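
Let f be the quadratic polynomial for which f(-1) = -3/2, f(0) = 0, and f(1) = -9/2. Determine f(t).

f(t) = -3t^2 - (3/2)t

Using the Lagrange interpolation formula with nodes -1, 0, 1:
  L_0(t) = t(t - 1) / 2
  L_1(t) = (t + 1)(t - 1) / -1
  L_2(t) = (t + 1)t / 2
Then f(t) = -3/2·L_0(t) + 0·L_1(t) - 9/2·L_2(t).
Expanding and collecting terms gives f(t) = -3t² - (3/2)t.
Check: f(-1) = -3/2. ✓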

**Assignment**
Your task is to reproduce all the records above exactly as they appear.

**Problem solution**
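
Let f be the quadratic polynomial for which f(-1) = -3/2, f(0) = 0, and f(1) = -9/2. Determine f(t).

f(t) = -3t^2 - (3/2)t

Using the Lagrange interpolation formula with nodes -1, 0, 1:
  L_0(t) = t(t - 1) / 2
  L_1(t) = (t + 1)(t - 1) / -1
  L_2(t) = (t + 1)t / 2
Then f(t) = -3/2·L_0(t) + 0·L_1(t) - 9/2·L_2(t).
Expanding and collecting terms gives f(t) = -3t² - (3/2)t.
Check: f(-1) = -3/2. ✓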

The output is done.